| Work instructions |
Below are records; transcribe each one exactly.

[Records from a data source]
────────────────
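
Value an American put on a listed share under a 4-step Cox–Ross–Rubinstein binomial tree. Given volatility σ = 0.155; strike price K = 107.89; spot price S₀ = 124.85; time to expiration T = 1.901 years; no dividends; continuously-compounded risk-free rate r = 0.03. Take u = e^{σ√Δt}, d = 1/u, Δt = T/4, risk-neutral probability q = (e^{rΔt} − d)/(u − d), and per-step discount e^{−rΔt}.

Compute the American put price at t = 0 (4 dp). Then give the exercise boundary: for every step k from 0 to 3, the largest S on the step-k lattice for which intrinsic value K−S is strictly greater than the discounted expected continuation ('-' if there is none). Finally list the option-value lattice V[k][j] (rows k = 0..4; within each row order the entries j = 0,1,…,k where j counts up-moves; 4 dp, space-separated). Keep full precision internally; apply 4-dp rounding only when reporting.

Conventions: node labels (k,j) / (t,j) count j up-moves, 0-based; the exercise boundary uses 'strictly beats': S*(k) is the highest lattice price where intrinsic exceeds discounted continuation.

price = 2.6579
boundary = - - - 90.6086
tree:
2.6579
5.0932 0.6571
9.5354 1.4502 0.0000
17.2814 3.2005 0.0000 0.0000
26.4640 7.0632 0.0000 0.0000 0.0000

Δt=0.47525  u=1.11277  d=0.89866  q=0.54038  discount=0.98584
step 4 (expiry): payoffs max(K−S,0) = 26.4640 7.0632 0.0000 0.0000 0.0000
step 3: (k=3,j=0): S=90.6086, K−S=17.2814, hold=15.7540 ⇒ V=17.2814 exercise | (k=3,j=1): S=112.1973, K−S=0.0000, hold=3.2005 ⇒ V=3.2005 continue | (k=3,j=2): S=138.9296, K−S=0.0000, hold=0.0000 ⇒ V=0.0000 continue | (k=3,j=3): S=172.0313, K−S=0.0000, hold=0.0000 ⇒ V=0.0000 continue  boundary S*=90.6086
step 2: (k=2,j=0): S=100.8268, K−S=7.0632, hold=9.5354 ⇒ V=9.5354 continue | (k=2,j=1): S=124.8500, K−S=0.0000, hold=1.4502 ⇒ V=1.4502 continue | (k=2,j=2): S=154.5970, K−S=0.0000, hold=0.0000 ⇒ V=0.0000 continue  boundary S*=-
step 1: (k=1,j=0): S=112.1973, K−S=0.0000, hold=5.0932 ⇒ V=5.0932 continue | (k=1,j=1): S=138.9296, K−S=0.0000, hold=0.6571 ⇒ V=0.6571 continue  boundary S*=-
step 0: (k=0,j=0): S=124.8500, K−S=0.0000, hold=2.6579 ⇒ V=2.6579 continue  boundary S*=-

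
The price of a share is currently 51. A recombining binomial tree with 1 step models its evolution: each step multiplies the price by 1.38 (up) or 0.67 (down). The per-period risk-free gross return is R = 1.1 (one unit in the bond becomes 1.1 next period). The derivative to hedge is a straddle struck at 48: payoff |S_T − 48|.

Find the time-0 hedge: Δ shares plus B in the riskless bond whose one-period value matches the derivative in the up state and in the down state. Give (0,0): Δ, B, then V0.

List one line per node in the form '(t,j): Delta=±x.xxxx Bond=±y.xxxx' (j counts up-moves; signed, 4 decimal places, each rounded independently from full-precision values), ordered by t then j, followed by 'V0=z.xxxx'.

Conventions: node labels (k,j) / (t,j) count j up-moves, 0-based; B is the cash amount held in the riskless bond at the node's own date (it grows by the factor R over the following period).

Under the risk-neutral measure, an up-move has probability p* = (R−d)/(u−d) = 0.6056 and values discount at R = 1.1.
Payoffs at expiry: V(1,0)=13.8300, V(1,1)=22.3800
(0,0): S=51.0000. Δ = (V_up−V_dn)/(S_up−S_dn) = (22.3800−13.8300)/(70.3800−34.1700) = 0.2361. V = [p*·22.3800 + (1−p*)·13.8300]/1.1 = 17.2802. B = V − Δ·S = 5.2379.
Check: Δ(0,0)·S0 + B(0,0) = 17.2802 = V0.

(0,0): Delta=0.2361 Bond=5.2379
V0=17.2802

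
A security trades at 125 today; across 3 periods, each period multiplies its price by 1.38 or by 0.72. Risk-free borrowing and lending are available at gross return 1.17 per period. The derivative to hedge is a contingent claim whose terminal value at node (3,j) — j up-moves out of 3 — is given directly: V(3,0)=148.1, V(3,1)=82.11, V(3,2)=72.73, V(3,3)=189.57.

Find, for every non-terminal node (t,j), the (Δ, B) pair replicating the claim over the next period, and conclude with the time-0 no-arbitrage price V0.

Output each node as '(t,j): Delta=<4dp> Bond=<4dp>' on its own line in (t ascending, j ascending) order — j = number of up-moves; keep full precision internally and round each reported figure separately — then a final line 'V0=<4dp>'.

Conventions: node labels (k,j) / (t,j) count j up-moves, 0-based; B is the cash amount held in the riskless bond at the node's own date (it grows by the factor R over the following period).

(0,0): Delta=0.3858 Bond=23.0420
(1,0): Delta=-0.3941 Bond=97.1505
(1,1): Delta=0.5756 Bond=-5.7969
(2,0): Delta=-1.5430 Bond=188.1103
(2,1): Delta=-0.1144 Bond=78.9254
(2,2): Delta=0.7437 Bond=-46.7793
V0=71.2619

Since d<R<u, set p* = (R−d)/(u−d) = 0.6818; price each node as the discounted p*-expectation of its children.
Terminal payoffs: V(3,0)=148.1000, V(3,1)=82.1100, V(3,2)=72.7300, V(3,3)=189.5700
Node (2,0) S=64.8000: V=(p*·82.1100+(1−p*)·148.1000)/1.17=88.1255; Δ=(82.1100−148.1000)/(89.4240−46.6560)=-1.5430; B=V−Δ·S=188.1103
Node (2,1) S=124.2000: V=(p*·72.7300+(1−p*)·82.1100)/1.17=64.7133; Δ=(72.7300−82.1100)/(171.3960−89.4240)=-0.1144; B=V−Δ·S=78.9254
Node (2,2) S=238.0500: V=(p*·189.5700+(1−p*)·72.7300)/1.17=130.2510; Δ=(189.5700−72.7300)/(328.5090−171.3960)=0.7437; B=V−Δ·S=-46.7793
Node (1,0) S=90.0000: V=(p*·64.7133+(1−p*)·88.1255)/1.17=61.6775; Δ=(64.7133−88.1255)/(124.2000−64.8000)=-0.3941; B=V−Δ·S=97.1505
Node (1,1) S=172.5000: V=(p*·130.2510+(1−p*)·64.7133)/1.17=93.5026; Δ=(130.2510−64.7133)/(238.0500−124.2000)=0.5756; B=V−Δ·S=-5.7969
Node (0,0) S=125.0000: V=(p*·93.5026+(1−p*)·61.6775)/1.17=71.2619; Δ=(93.5026−61.6775)/(172.5000−90.0000)=0.3858; B=V−Δ·S=23.0420
As a check, the time-0 holding Δ(0,0)·S0 + B(0,0) comes to 71.2619 — exactly V0.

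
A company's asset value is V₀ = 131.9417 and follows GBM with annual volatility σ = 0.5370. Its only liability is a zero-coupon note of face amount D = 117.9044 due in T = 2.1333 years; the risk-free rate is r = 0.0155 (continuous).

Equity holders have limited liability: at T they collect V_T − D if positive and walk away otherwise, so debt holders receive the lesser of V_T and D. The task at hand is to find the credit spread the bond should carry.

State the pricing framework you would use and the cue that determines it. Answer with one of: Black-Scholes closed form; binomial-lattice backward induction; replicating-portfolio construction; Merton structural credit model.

framework: Merton structural credit model

Key observation: with the firm-asset dynamics (V₀ = 131.9417) and a single zero-coupon liability of face 117.9044 given, debt value, spread, and default probability all derive from the option view of the balance sheet.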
────────────────
| Response box |
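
Value an American put on a listed share under a 4-step Cox–Ross–Rubinstein binomial tree. Given volatility σ = 0.155; strike price K = 107.89; spot price S₀ = 124.85; time to expiration T = 1.901 years; no dividends; continuously-compounded risk-free rate r = 0.03. Take u = e^{σ√Δt}, d = 1/u, Δt = T/4, risk-neutral probability q = (e^{rΔt} − d)/(u − d), and per-step discount e^{−rΔt}.

Compute the American put price at t = 0 (4 dp). Then give the exercise boundary: for every step k from 0 to 3, the largest S on the step-k lattice for which intrinsic value K−S is strictly greater than the discounted expected continuation ('-' if there is none). Finally list the option-value lattice V[k][j] (rows k = 0..4; within each row order the entries j = 0,1,…,k where j counts up-moves; 4 dp, space-separated). Keep full precision internally; apply 4-dp rounding only when reporting.

Conventions: node labels (k,j) / (t,j) count j up-moves, 0-based; the exercise boundary uses 'strictly beats': S*(k) is the highest lattice price where intrinsic exceeds discounted continuation.

price = 2.6579
boundary = - - - 90.6086
tree:
2.6579
5.0932 0.6571
9.5354 1.4502 0.0000
17.2814 3.2005 0.0000 0.0000
26.4640 7.0632 0.0000 0.0000 0.0000

Δt=0.47525  u=1.11277  d=0.89866  q=0.54038  discount=0.98584
step 4 (expiry): payoffs max(K−S,0) = 26.4640 7.0632 0.0000 0.0000 0.0000
step 3: (k=3,j=0): S=90.6086, K−S=17.2814, hold=15.7540 ⇒ V=17.2814 exercise | (k=3,j=1): S=112.1973, K−S=0.0000, hold=3.2005 ⇒ V=3.2005 continue | (k=3,j=2): S=138.9296, K−S=0.0000, hold=0.0000 ⇒ V=0.0000 continue | (k=3,j=3): S=172.0313, K−S=0.0000, hold=0.0000 ⇒ V=0.0000 continue  boundary S*=90.6086
step 2: (k=2,j=0): S=100.8268, K−S=7.0632, hold=9.5354 ⇒ V=9.5354 continue | (k=2,j=1): S=124.8500, K−S=0.0000, hold=1.4502 ⇒ V=1.4502 continue | (k=2,j=2): S=154.5970, K−S=0.0000, hold=0.0000 ⇒ V=0.0000 continue  boundary S*=-
step 1: (k=1,j=0): S=112.1973, K−S=0.0000, hold=5.0932 ⇒ V=5.0932 continue | (k=1,j=1): S=138.9296, K−S=0.0000, hold=0.6571 ⇒ V=0.6571 continue  boundary S*=-
step 0: (k=0,j=0): S=124.8500, K−S=0.0000, hold=2.6579 ⇒ V=2.6579 continue  boundary S*=-

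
The price of a share is currently 51. A recombining binomial tree with 1 step models its evolution: each step multiplies the price by 1.38 (up) or 0.67 (down). The per-period risk-free gross return is R = 1.1 (one unit in the bond becomes 1.1 next period). The derivative to hedge is a straddle struck at 48: payoff |S_T − 48|.

Find the time-0 hedge: Δ shares plus B in the riskless bond whose one-period value matches the derivative in the up state and in the down state. Give (0,0): Δ, B, then V0.

List one line per node in the form '(t,j): Delta=±x.xxxx Bond=±y.xxxx' (j counts up-moves; signed, 4 decimal places, each rounded independently from full-precision values), ordered by t then j, followed by 'V0=z.xxxx'.

Conventions: node labels (k,j) / (t,j) count j up-moves, 0-based; B is the cash amount held in the riskless bond at the node's own date (it grows by the factor R over the following period).

Under the risk-neutral measure, an up-move has probability p* = (R−d)/(u−d) = 0.6056 and values discount at R = 1.1.
Payoffs at expiry: V(1,0)=13.8300, V(1,1)=22.3800
(0,0): S=51.0000. Δ = (V_up−V_dn)/(S_up−S_dn) = (22.3800−13.8300)/(70.3800−34.1700) = 0.2361. V = [p*·22.3800 + (1−p*)·13.8300]/1.1 = 17.2802. B = V − Δ·S = 5.2379.
Check: Δ(0,0)·S0 + B(0,0) = 17.2802 = V0.

(0,0): Delta=0.2361 Bond=5.2379
V0=17.2802

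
A security trades at 125 today; across 3 periods, each period multiplies its price by 1.38 or by 0.72. Risk-free borrowing and lending are available at gross return 1.17 per period. The derivative to hedge is a contingent claim whose terminal value at node (3,j) — j up-moves out of 3 — is given directly: V(3,0)=148.1, V(3,1)=82.11, V(3,2)=72.73, V(3,3)=189.57.

Find, for every non-terminal node (t,j), the (Δ, B) pair replicating the claim over the next period, and conclude with the time-0 no-arbitrage price V0.

Output each node as '(t,j): Delta=<4dp> Bond=<4dp>' on its own line in (t ascending, j ascending) order — j = number of up-moves; keep full precision internally and round each reported figure separately — then a final line 'V0=<4dp>'.

Conventions: node labels (k,j) / (t,j) count j up-moves, 0-based; B is the cash amount held in the riskless bond at the node's own date (it grows by the factor R over the following period).

(0,0): Delta=0.3858 Bond=23.0420
(1,0): Delta=-0.3941 Bond=97.1505
(1,1): Delta=0.5756 Bond=-5.7969
(2,0): Delta=-1.5430 Bond=188.1103
(2,1): Delta=-0.1144 Bond=78.9254
(2,2): Delta=0.7437 Bond=-46.7793
V0=71.2619

Since d<R<u, set p* = (R−d)/(u−d) = 0.6818; price each node as the discounted p*-expectation of its children.
Terminal payoffs: V(3,0)=148.1000, V(3,1)=82.1100, V(3,2)=72.7300, V(3,3)=189.5700
Node (2,0) S=64.8000: V=(p*·82.1100+(1−p*)·148.1000)/1.17=88.1255; Δ=(82.1100−148.1000)/(89.4240−46.6560)=-1.5430; B=V−Δ·S=188.1103
Node (2,1) S=124.2000: V=(p*·72.7300+(1−p*)·82.1100)/1.17=64.7133; Δ=(72.7300−82.1100)/(171.3960−89.4240)=-0.1144; B=V−Δ·S=78.9254
Node (2,2) S=238.0500: V=(p*·189.5700+(1−p*)·72.7300)/1.17=130.2510; Δ=(189.5700−72.7300)/(328.5090−171.3960)=0.7437; B=V−Δ·S=-46.7793
Node (1,0) S=90.0000: V=(p*·64.7133+(1−p*)·88.1255)/1.17=61.6775; Δ=(64.7133−88.1255)/(124.2000−64.8000)=-0.3941; B=V−Δ·S=97.1505
Node (1,1) S=172.5000: V=(p*·130.2510+(1−p*)·64.7133)/1.17=93.5026; Δ=(130.2510−64.7133)/(238.0500−124.2000)=0.5756; B=V−Δ·S=-5.7969
Node (0,0) S=125.0000: V=(p*·93.5026+(1−p*)·61.6775)/1.17=71.2619; Δ=(93.5026−61.6775)/(172.5000−90.0000)=0.3858; B=V−Δ·S=23.0420
As a check, the time-0 holding Δ(0,0)·S0 + B(0,0) comes to 71.2619 — exactly V0.

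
A company's asset value is V₀ = 131.9417 and follows GBM with annual volatility σ = 0.5370. Its only liability is a zero-coupon note of face amount D = 117.9044 due in T = 2.1333 years; the risk-free rate is r = 0.0155 (continuous).

Equity holders have limited liability: at T they collect V_T − D if positive and walk away otherwise, so debt holders receive the lesser of V_T and D. The task at hand is to find the credit spread the bond should carry.

State the pricing framework you would use and the cue that determines it. Answer with one of: Black-Scholes closed form; binomial-lattice backward induction; replicating-portfolio construction; Merton structural credit model.

framework: Merton structural credit model

Key observation: with the firm-asset dynamics (V₀ = 131.9417) and a single zero-coupon liability of face 117.9044 given, debt value, spread, and default probability all derive from the option view of the balance sheet.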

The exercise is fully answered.